#### [Saved data entries]

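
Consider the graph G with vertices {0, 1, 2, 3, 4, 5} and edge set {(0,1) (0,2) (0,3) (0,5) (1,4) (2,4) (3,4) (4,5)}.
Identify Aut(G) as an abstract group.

The vertices split by degree into {0, 4} (degree 4) and {1, 2, 3, 5} (degree 2); every edge runs between the two parts, so G is the complete bipartite graph K_{2,4}. Automorphisms preserve the bipartition setwise (since the parts differ in size) and act as S_2 × S_4 within it; |Aut| = 48.

S_2 × S_4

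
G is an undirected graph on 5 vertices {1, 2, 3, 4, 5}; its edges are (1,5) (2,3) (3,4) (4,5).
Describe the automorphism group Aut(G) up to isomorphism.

the cyclic group of order 2

The degree sequence is [1, 1, 2, 2, 2]; the two degree-1 vertices 1 and 2 are the ends of a path, so G = P_5. The only nontrivial automorphism of a path is the end-to-end reflection, so Aut(G) ≅ Z_2.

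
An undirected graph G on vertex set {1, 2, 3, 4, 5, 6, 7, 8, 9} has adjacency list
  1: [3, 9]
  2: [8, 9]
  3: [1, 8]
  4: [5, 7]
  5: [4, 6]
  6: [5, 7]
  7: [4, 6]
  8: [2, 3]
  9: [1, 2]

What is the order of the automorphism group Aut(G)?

G has two connected components, {1, 2, 3, 8, 9} and {4, 5, 6, 7}; each is 2-regular, so G = C_5 ⊔ C_4. The components are non-isomorphic (different sizes), so Aut(G) = Aut(C_4) × Aut(C_5) = D_4 × D_5 of order 8·10 = 80.

80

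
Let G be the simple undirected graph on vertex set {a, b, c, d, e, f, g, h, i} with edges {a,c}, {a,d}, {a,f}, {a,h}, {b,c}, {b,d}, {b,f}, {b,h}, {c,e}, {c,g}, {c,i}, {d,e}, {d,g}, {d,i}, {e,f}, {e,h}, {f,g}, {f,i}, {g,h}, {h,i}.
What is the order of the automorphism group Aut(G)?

The vertices split by degree into {c, d, f, h} (degree 5) and {a, b, e, g, i} (degree 4); every edge runs between the two parts, so G is the complete bipartite graph K_{4,5}. The parts have unequal sizes, so no automorphism swaps them; each part is permuted independently, giving S_4 × S_5 of order 4!·5! = 2880.

2880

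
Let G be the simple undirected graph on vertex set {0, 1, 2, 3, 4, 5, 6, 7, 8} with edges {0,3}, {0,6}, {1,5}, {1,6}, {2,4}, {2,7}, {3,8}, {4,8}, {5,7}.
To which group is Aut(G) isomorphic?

G is 2-regular and connected on 9 vertices, i.e. the cycle C_9. C_9 has 9 rotations and 9 reflections, so Aut(C_9) ≅ D_9 of order 18.

the dihedral group of order 18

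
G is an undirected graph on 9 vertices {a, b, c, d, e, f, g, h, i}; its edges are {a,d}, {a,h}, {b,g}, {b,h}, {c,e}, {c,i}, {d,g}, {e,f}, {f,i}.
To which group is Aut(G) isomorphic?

G has two connected components, {a, b, d, g, h} and {c, e, f, i}; each is 2-regular, so G = C_5 ⊔ C_4. The components are non-isomorphic (different sizes), so Aut(G) = Aut(C_5) × Aut(C_4) = D_5 × D_4 of order 10·8 = 80.

D_5 × D_4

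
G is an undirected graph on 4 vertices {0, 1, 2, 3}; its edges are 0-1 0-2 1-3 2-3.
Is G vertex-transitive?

G is 2-regular and connected on 4 vertices, i.e. the cycle C_4. C_4 has 4 rotations and 4 reflections, so Aut(C_4) ≅ D_4 of order 8. This group acts transitively on the 4 vertices.

Yes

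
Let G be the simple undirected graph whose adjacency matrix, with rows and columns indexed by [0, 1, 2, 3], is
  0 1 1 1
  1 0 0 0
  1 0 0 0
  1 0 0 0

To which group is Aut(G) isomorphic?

S_3

Vertex 0 has degree 3 and every other vertex has degree 1, so G is the star K_{1,3} with centre 0. The 3 leaves are pairwise interchangeable while the centre is fixed, giving Aut(G) = S_3.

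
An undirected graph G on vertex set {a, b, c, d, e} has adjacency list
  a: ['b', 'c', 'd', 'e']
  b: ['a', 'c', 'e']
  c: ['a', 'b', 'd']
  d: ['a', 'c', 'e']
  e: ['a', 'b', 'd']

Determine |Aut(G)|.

Vertex a is the unique vertex of degree 4; the remaining 4 vertices each have degree 3 and induce a cycle, so G is the wheel on 5 vertices with hub a. With the hub fixed, the remaining symmetry is that of the rim cycle C_4, giving the dihedral group D_4.

8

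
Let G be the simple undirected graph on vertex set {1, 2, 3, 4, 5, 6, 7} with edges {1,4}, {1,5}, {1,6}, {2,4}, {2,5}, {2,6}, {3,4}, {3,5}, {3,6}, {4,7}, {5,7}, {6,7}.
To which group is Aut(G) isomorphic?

The vertices split by degree into {4, 5, 6} (degree 4) and {1, 2, 3, 7} (degree 3); every edge runs between the two parts, so G is the complete bipartite graph K_{3,4}. The parts have unequal sizes, so no automorphism swaps them; each part is permuted independently, giving S_3 × S_4 of order 3!·4! = 144.

S_3 × S_4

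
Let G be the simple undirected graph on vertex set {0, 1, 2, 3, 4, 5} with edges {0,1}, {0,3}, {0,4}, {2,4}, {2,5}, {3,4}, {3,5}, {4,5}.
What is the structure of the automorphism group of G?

Degrees alone do not determine every vertex (e.g. 0 and 3 both have degree 3), but their neighbour-degree multisets differ: N(0) has degrees [1, 3, 4] while N(3) has degrees [3, 3, 4]. Repeating this refinement separates all vertices, so the only automorphism is the identity.

{e}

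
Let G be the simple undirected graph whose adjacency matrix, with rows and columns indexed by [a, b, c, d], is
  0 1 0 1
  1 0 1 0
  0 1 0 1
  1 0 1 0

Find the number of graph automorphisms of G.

8

G is 2-regular and bipartite on 2^2 = 4 vertices with girth 4; it is the hypercube graph Q_2. The symmetry group of the 2-cube is the hyperoctahedral group B_2 = Z_2 ≀ S_2, of order 2^2·2! = 8.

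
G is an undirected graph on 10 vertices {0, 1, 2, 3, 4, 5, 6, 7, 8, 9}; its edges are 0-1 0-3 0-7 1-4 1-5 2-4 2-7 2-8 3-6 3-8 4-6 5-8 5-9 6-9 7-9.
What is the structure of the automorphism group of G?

the symmetric group S_5

G is 3-regular on 10 vertices with no triangles and no 4-cycles (girth 5): this is the Petersen graph. Viewing the Petersen graph as the Kneser graph K(5,2) — vertices are 2-subsets of {1,…,5}, edges join disjoint pairs — its automorphisms are exactly the permutations of the 5-element set, so Aut ≅ S_5 of order 120.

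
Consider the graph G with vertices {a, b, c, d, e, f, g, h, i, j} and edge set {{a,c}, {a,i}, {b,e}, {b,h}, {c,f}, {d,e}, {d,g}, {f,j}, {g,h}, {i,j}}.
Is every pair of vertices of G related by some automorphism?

G has two connected components, {b, d, e, g, h} and {a, c, f, i, j}; each is 2-regular, so G = C_5 ⊔ C_5. With two isomorphic components, Aut(G) = Aut(C_5) ≀ S_2 = (D_5 × D_5) ⋊ Z_2: permute each cycle by D_5, then optionally swap the two cycles. Order 2·(2·5)² = 200. This group acts transitively on the 10 vertices.

Yes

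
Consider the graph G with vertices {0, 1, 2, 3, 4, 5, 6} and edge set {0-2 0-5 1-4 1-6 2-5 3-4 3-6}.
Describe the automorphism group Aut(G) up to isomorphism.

G has two connected components, {1, 3, 4, 6} and {0, 2, 5}; each is 2-regular, so G = C_4 ⊔ C_3. No automorphism exchanges components of different sizes, hence Aut(G) is the direct product D_4 × D_3, order 48.

D_4 × D_3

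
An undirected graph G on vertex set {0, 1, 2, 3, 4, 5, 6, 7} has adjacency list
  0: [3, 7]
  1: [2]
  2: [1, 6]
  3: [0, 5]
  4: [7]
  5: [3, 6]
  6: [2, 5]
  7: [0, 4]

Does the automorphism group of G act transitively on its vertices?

No

Automorphisms preserve degree, but G has vertices of degree 1 and vertices of degree 2; no automorphism maps one to the other, so G is not vertex-transitive.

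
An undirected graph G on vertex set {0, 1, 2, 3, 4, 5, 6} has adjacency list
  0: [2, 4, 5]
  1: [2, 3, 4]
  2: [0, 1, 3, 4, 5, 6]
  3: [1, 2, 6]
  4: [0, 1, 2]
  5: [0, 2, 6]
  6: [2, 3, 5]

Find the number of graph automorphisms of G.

12

Vertex 2 is the unique vertex of degree 6; the remaining 6 vertices each have degree 3 and induce a cycle, so G is the wheel on 7 vertices with hub 2. With the hub fixed, the remaining symmetry is that of the rim cycle C_6, giving the dihedral group D_6.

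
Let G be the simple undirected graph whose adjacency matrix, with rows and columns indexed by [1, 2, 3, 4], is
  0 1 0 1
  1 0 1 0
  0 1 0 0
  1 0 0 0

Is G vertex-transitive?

No

Automorphisms preserve degree, but G has vertices of degree 1 and vertices of degree 2; no automorphism maps one to the other, so G is not vertex-transitive.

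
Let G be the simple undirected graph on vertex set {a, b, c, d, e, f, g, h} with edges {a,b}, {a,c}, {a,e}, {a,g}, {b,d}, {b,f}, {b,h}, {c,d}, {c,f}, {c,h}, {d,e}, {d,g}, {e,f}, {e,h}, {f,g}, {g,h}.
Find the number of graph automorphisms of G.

1152

G is 4-regular and bipartite with parts {a, d, f, h} and {b, c, e, g} (each part is independent and every cross-pair is an edge), so G = K_{4,4}. Each part can be permuted independently (S_4 × S_4) and the two equal-size parts can also be swapped, giving (S_4 × S_4) ⋊ Z_2 of order 2·(4!)² = 1152.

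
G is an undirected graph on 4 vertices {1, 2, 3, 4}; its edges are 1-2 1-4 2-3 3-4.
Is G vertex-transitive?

Yes

G is 2-regular and connected on 4 vertices, i.e. the cycle C_4. The automorphisms of the 4-cycle are exactly the symmetries of a regular 4-gon: the dihedral group D_4, |D_4| = 8. Under this action every vertex can be carried to every other, so G is vertex-transitive.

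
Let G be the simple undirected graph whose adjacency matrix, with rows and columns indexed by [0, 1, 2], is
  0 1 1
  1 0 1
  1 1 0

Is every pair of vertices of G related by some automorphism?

Yes

Every vertex has degree 2, so G is the complete graph K_3. Any permutation of the 3 vertices preserves K_3, so Aut(K_3) = S_3 of order 3! = 6. This group acts transitively on the 3 vertices.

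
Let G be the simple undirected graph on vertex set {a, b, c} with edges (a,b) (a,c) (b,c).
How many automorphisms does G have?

6

Every vertex has degree 2, so G is the complete graph K_3. Every bijection on the vertex set is an automorphism of K_3; hence Aut(K_3) ≅ S_3, order 6.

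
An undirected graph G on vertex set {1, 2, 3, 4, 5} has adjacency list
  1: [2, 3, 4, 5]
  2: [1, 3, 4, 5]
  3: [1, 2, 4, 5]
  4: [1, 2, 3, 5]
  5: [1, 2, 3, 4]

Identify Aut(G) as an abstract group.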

#### [What needs to be done]
Within the entries, find all lines holding "list" and copy each one.

#### [Output of the exercise]
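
An undirected graph G on vertex set {1, 2, 3, 4, 5, 6, 7, 8, 9} has adjacency list
An undirected graph G on vertex set {a, b, c, d, e} has adjacency list
An undirected graph G on vertex set {0, 1, 2, 3, 4, 5, 6, 7} has adjacency list
An undirected graph G on vertex set {0, 1, 2, 3, 4, 5, 6} has adjacency list
An undirected graph G on vertex set {1, 2, 3, 4, 5} has adjacency list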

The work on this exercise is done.